= Task details =
After finding the line with "n9 = neg(n6)" in the entries below, retype exactly each line from there through the line with "n6 = max2(n4, x2)", including that final line.

◇ ◇ ◇ ◇ ◇

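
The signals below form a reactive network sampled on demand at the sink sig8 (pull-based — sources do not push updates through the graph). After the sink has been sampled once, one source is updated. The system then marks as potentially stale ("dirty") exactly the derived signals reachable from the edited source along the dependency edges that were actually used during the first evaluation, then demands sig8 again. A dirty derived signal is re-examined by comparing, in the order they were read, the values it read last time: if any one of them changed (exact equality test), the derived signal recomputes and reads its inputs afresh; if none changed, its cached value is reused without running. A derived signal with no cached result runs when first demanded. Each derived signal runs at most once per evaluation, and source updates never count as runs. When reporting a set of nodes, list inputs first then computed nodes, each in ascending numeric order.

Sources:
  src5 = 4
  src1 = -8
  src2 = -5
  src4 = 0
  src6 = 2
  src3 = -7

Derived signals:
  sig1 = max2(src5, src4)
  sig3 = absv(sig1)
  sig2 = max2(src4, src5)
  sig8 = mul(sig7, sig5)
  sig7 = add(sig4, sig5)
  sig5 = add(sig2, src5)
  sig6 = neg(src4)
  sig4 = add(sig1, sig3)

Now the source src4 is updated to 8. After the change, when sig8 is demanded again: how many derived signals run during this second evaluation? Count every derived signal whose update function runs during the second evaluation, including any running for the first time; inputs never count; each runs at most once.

Run set: sig1, sig2, sig3, sig4, sig5, sig7, sig8 (7 run).

Initial pass — values computed on the first demand:
  sig1 = max2(4, 0) = 4
  sig2 = max2(0, 4) = 4
  sig3 = absv(4) = 4
  sig4 = add(4, 4) = 8
  sig5 = add(4, 4) = 8
  sig7 = add(8, 8) = 16
  sig8 = mul(16, 8) = 128

Second demand — change propagation:
  sig1: re-runs because src4 0->8; new result 8.
  sig2: re-runs because src4 0->8; new result 8.
  sig3: re-runs because sig1 4->8; new result 8.
  sig4: re-runs because sig1 4->8; sig3 4->8; new result 16.
  sig5: re-runs because sig2 4->8; new result 12.
  sig7: re-runs because sig4 8->16; sig5 8->12; new result 28.
  sig8: re-runs because sig7 16->28; sig5 8->12; new result 336.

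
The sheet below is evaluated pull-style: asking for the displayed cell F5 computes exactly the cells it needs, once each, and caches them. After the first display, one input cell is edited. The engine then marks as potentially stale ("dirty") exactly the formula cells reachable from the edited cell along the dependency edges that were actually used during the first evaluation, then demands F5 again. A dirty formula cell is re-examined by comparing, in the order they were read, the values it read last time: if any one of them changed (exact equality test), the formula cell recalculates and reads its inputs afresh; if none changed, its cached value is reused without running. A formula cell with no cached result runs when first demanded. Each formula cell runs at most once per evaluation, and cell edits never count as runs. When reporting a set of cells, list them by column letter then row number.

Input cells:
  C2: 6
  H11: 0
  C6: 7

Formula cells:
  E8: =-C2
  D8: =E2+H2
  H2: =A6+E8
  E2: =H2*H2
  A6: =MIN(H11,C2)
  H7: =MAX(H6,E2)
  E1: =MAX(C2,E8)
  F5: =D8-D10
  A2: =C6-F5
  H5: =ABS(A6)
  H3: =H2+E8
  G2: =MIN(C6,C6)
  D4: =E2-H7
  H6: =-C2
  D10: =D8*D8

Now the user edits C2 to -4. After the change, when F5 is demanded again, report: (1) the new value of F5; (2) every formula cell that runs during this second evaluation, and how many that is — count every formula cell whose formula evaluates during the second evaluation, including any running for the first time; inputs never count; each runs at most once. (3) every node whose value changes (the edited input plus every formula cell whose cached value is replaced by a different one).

Demanding F5 again yields 0.
7 formula cells run: A6, D8, D10, E2, E8, F5, H2.
The nodes whose values change: A6, C2, D8, D10, E2, E8, F5, H2.

First demand of the output computes:
  A6 = MIN(0, 6) = 0
  E8 = -(6) = -6
  H2 = 0 + -6 = -6
  E2 = -6 * -6 = 36
  D8 = 36 + -6 = 30
  D10 = 30 * 30 = 900
  F5 = 30 - 900 = -870

After the edit, cleaning proceeds:
  A6: a read changed (C2 6->-4) — executes, giving -4.
  E8: a read changed (C2 6->-4) — executes, giving 4.
  H2: a read changed (A6 0->-4; E8 -6->4) — executes, giving 0.
  E2: a read changed (H2 -6->0; H2 -6->0) — executes, giving 0.
  D8: a read changed (E2 36->0; H2 -6->0) — executes, giving 0.
  D10: a read changed (D8 30->0; D8 30->0) — executes, giving 0.
  F5: a read changed (D8 30->0; D10 900->0) — executes, giving 0.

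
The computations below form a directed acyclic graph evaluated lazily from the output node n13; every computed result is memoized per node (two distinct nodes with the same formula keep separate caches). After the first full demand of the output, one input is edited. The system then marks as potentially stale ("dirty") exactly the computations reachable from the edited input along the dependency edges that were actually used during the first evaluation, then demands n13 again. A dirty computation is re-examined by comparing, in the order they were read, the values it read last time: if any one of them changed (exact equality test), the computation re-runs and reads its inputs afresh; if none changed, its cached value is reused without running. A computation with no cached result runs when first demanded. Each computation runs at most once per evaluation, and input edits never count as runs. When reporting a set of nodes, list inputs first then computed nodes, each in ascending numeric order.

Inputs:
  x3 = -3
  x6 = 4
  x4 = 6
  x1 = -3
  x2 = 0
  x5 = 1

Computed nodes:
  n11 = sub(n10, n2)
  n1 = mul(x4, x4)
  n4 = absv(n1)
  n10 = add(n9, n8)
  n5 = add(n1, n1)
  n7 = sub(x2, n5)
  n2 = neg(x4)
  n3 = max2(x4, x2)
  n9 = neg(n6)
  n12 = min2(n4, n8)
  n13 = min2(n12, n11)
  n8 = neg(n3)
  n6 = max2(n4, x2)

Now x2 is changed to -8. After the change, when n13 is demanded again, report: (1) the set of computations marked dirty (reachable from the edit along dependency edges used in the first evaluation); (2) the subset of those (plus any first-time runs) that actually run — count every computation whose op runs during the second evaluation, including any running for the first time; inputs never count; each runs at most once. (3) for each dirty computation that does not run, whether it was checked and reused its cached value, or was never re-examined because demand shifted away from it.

The edit dirties: n3, n6, n8, n9, n10, n11, n12, n13.
2 computations run: n3, n6.
Cache hits after checking: n8, n9, n10, n11, n12, n13.
Note where the cutoff bites: n8 is checked, finds nothing changed, and keeps its cache.

First demand of the output computes:
  n1 = mul(6, 6) = 36
  n2 = neg(6) = -6
  n3 = max2(6, 0) = 6
  n4 = absv(36) = 36
  n6 = max2(36, 0) = 36
  n8 = neg(6) = -6
  n9 = neg(36) = -36
  n10 = add(-36, -6) = -42
  n11 = sub(-42, -6) = -36
  n12 = min2(36, -6) = -6
  n13 = min2(-6, -36) = -36

After the edit, cleaning proceeds:
  n3: a read changed (x2 0->-8) — executes, giving 6 — identical to its old value.
  n6: a read changed (x2 0->-8) — executes, giving 36 — identical to its old value.
  n8: dirty, but its reads are unchanged (n3 unchanged); cached -6 stands.
  n9: dirty, but its reads are unchanged (n6 unchanged); cached -36 stands.
  n10: dirty, but its reads are unchanged (n9 unchanged, n8 unchanged); cached -42 stands.
  n11: dirty, but its reads are unchanged (n10 unchanged, n2 unchanged); cached -36 stands.
  n12: dirty, but its reads are unchanged (n4 unchanged, n8 unchanged); cached -6 stands.
  n13: dirty, but its reads are unchanged (n12 unchanged, n11 unchanged); cached -36 stands.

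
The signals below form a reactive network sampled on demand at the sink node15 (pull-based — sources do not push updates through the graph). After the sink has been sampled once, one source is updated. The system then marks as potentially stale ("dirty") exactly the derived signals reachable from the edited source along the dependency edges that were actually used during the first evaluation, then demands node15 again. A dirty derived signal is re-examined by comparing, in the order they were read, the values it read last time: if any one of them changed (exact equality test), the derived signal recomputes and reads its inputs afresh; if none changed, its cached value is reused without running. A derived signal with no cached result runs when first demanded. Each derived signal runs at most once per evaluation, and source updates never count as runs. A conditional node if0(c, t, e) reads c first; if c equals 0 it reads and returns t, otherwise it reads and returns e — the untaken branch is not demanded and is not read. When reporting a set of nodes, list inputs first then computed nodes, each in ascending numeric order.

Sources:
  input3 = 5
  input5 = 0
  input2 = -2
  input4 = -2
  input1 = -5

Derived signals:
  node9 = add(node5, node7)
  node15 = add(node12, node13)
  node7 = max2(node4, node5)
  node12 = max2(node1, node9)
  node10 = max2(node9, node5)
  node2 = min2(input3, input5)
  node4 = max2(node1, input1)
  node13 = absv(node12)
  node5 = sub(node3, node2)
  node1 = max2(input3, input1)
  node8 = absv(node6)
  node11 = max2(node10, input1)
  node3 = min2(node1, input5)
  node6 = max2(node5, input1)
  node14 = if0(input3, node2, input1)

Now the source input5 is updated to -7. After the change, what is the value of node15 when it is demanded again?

node15 now evaluates to 10.
The important point: node5 recomputes to an identical value, and the output ends up unchanged.

Initial pass — values computed on the first demand:
  node1 = max2(5, -5) = 5
  node2 = min2(5, 0) = 0
  node3 = min2(5, 0) = 0
  node4 = max2(5, -5) = 5
  node5 = sub(0, 0) = 0
  node7 = max2(5, 0) = 5
  node9 = add(0, 5) = 5
  node12 = max2(5, 5) = 5
  node13 = absv(5) = 5
  node15 = add(5, 5) = 10

Second demand — change propagation:
  node2: re-runs because input5 0->-7; new result -7.
  node3: re-runs because input5 0->-7; new result -7.
  node5: re-runs because node3 0->-7; node2 0->-7; new result 0 (unchanged).
  node7: re-examined; everything it read last time is the same (node4 unchanged, node5 unchanged) — cache 5 kept, no run.
  node9: re-examined; everything it read last time is the same (node5 unchanged, node7 unchanged) — cache 5 kept, no run.
  node12: re-examined; everything it read last time is the same (node1 unchanged, node9 unchanged) — cache 5 kept, no run.
  node13: re-examined; everything it read last time is the same (node12 unchanged) — cache 5 kept, no run.
  node15: re-examined; everything it read last time is the same (node12 unchanged, node13 unchanged) — cache 10 kept, no run.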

◇ ◇ ◇ ◇ ◇

= Solution to this task =
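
  n9 = neg(n6)
  n12 = min2(n4, n8)
  n13 = min2(n12, n11)
  n8 = neg(n3)
  n6 = max2(n4, x2)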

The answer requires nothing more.